[Stored items]
========================

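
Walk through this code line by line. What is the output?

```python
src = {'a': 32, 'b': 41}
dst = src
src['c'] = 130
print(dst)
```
{'a': 32, 'b': 41, 'c': 130}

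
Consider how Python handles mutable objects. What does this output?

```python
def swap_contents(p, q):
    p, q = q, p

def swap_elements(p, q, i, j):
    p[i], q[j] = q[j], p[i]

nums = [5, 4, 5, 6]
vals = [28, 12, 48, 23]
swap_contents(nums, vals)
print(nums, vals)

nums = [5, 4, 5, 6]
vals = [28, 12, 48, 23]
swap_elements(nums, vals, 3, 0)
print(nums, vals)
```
[5, 4, 5, 6] [28, 12, 48, 23]
[5, 4, 5, 28] [6, 12, 48, 23]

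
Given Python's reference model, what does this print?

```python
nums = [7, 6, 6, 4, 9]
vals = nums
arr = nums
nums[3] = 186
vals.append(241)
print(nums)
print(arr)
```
[7, 6, 6, 186, 9, 241]
[7, 6, 6, 186, 9, 241]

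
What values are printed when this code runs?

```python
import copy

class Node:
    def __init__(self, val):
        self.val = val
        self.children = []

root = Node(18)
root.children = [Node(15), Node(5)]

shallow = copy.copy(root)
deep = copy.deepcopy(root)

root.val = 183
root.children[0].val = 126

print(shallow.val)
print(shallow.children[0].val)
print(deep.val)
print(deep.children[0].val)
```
18
126
18
15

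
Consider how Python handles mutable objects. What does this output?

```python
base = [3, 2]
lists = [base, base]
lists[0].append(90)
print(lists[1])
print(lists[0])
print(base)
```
[3, 2, 90]
[3, 2, 90]
[3, 2, 90]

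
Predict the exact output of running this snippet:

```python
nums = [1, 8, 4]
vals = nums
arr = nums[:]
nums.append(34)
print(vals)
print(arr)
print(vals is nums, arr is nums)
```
[1, 8, 4, 34]
[1, 8, 4]
True False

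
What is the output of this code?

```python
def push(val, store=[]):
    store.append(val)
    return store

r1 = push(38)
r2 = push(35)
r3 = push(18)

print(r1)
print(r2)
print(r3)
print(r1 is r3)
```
[38, 35, 18]
[38, 35, 18]
[38, 35, 18]
True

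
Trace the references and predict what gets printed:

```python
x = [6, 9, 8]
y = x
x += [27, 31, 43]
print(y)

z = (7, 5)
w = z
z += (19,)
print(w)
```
[6, 9, 8, 27, 31, 43]
(7, 5)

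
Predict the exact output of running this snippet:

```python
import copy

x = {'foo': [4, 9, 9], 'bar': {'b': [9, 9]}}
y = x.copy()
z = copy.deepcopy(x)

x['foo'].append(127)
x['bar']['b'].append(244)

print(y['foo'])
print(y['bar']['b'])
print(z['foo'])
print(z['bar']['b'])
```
[4, 9, 9, 127]
[9, 9, 244]
[4, 9, 9]
[9, 9]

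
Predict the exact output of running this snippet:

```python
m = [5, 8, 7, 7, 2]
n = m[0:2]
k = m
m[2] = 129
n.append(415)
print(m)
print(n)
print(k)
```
[5, 8, 129, 7, 2]
[5, 8, 415]
[5, 8, 129, 7, 2]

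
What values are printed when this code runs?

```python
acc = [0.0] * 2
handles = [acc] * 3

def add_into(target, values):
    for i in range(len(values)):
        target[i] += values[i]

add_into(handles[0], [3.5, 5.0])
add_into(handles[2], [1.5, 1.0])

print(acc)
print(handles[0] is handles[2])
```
[5.0, 6.0]
True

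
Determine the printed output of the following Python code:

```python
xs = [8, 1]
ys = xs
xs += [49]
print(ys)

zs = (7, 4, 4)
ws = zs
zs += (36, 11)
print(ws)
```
[8, 1, 49]
(7, 4, 4)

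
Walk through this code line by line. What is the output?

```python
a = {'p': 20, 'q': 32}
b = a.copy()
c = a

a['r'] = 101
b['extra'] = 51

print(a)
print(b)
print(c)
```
{'p': 20, 'q': 32, 'r': 101}
{'p': 20, 'q': 32, 'extra': 51}
{'p': 20, 'q': 32, 'r': 101}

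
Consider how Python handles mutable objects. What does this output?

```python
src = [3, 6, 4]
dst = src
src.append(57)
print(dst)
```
[3, 6, 4, 57]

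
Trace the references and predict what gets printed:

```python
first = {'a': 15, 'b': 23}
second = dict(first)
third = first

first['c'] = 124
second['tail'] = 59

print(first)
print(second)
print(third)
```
{'a': 15, 'b': 23, 'c': 124}
{'a': 15, 'b': 23, 'tail': 59}
{'a': 15, 'b': 23, 'c': 124}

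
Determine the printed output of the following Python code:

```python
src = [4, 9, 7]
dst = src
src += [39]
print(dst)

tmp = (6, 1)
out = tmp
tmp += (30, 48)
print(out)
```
[4, 9, 7, 39]
(6, 1)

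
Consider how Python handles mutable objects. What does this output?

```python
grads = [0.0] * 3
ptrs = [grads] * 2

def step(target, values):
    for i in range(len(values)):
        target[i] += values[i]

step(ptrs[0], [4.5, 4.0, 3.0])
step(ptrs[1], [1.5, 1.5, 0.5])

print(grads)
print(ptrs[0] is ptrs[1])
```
[6.0, 5.5, 3.5]
True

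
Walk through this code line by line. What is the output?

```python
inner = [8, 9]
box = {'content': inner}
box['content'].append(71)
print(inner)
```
[8, 9, 71]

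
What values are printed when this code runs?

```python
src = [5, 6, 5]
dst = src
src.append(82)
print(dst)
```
[5, 6, 5, 82]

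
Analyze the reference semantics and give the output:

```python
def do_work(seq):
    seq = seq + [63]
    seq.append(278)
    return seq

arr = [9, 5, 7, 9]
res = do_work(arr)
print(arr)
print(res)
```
[9, 5, 7, 9]
[9, 5, 7, 9, 63, 278]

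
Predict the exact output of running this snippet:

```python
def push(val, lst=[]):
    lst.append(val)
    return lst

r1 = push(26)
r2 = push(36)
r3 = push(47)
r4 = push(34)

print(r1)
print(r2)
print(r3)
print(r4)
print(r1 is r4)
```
[26, 36, 47, 34]
[26, 36, 47, 34]
[26, 36, 47, 34]
[26, 36, 47, 34]
True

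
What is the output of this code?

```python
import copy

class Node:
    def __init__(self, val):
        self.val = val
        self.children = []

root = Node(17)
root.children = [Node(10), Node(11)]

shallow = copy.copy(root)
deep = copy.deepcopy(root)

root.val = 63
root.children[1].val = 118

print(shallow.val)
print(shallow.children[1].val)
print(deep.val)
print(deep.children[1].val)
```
17
118
17
11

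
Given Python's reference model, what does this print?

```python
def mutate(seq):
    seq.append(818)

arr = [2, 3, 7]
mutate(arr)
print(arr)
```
[2, 3, 7, 818]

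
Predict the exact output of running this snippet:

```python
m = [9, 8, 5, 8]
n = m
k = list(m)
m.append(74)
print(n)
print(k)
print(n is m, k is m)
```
[9, 8, 5, 8, 74]
[9, 8, 5, 8]
True False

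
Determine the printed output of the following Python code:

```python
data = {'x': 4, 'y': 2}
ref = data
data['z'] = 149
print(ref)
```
{'x': 4, 'y': 2, 'z': 149}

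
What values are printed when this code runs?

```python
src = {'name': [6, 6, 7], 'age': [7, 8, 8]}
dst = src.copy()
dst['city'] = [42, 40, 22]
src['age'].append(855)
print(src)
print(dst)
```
{'name': [6, 6, 7], 'age': [7, 8, 8, 855]}
{'name': [6, 6, 7], 'age': [7, 8, 8, 855], 'city': [42, 40, 22]}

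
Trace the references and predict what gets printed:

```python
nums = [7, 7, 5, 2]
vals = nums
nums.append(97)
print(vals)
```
[7, 7, 5, 2, 97]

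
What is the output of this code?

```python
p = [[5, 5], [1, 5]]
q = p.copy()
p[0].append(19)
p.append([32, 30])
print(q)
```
[[5, 5, 19], [1, 5]]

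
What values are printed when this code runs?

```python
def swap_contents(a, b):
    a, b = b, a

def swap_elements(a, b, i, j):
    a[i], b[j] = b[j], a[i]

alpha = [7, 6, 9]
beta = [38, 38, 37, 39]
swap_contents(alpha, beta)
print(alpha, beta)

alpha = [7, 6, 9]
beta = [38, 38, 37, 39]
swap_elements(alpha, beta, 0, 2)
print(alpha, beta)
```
[7, 6, 9] [38, 38, 37, 39]
[37, 6, 9] [38, 38, 7, 39]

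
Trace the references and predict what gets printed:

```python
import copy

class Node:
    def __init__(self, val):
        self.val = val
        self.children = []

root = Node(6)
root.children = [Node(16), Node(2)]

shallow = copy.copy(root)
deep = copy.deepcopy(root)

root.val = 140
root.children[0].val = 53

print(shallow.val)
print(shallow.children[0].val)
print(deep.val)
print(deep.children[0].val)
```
6
53
6
16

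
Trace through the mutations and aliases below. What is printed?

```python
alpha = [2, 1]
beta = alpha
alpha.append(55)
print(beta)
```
[2, 1, 55]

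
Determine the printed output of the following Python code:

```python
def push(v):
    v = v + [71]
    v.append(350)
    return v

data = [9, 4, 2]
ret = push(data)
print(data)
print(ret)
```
[9, 4, 2]
[9, 4, 2, 71, 350]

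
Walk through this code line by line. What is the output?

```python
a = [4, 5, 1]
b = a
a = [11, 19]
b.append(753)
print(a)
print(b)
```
[11, 19]
[4, 5, 1, 753]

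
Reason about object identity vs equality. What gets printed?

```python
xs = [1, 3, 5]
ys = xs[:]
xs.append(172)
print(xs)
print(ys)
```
[1, 3, 5, 172]
[1, 3, 5]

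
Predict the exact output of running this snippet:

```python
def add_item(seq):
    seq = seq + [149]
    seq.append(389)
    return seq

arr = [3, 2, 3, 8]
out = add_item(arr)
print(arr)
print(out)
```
[3, 2, 3, 8]
[3, 2, 3, 8, 149, 389]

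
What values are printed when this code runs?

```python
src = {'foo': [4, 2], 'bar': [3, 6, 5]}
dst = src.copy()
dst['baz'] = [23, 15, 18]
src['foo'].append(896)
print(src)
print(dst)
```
{'foo': [4, 2, 896], 'bar': [3, 6, 5]}
{'foo': [4, 2, 896], 'bar': [3, 6, 5], 'baz': [23, 15, 18]}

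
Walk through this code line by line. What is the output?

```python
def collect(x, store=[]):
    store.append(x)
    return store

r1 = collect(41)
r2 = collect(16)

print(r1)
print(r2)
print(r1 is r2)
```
[41, 16]
[41, 16]
True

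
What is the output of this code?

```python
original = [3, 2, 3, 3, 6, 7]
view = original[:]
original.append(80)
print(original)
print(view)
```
[3, 2, 3, 3, 6, 7, 80]
[3, 2, 3, 3, 6, 7]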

========================

> **TASK STATEMENT**
From the entries above, work out how many lines include "original"; the number is the only answer wanted.

> **RESPONSE TO THE EXERCISE**
4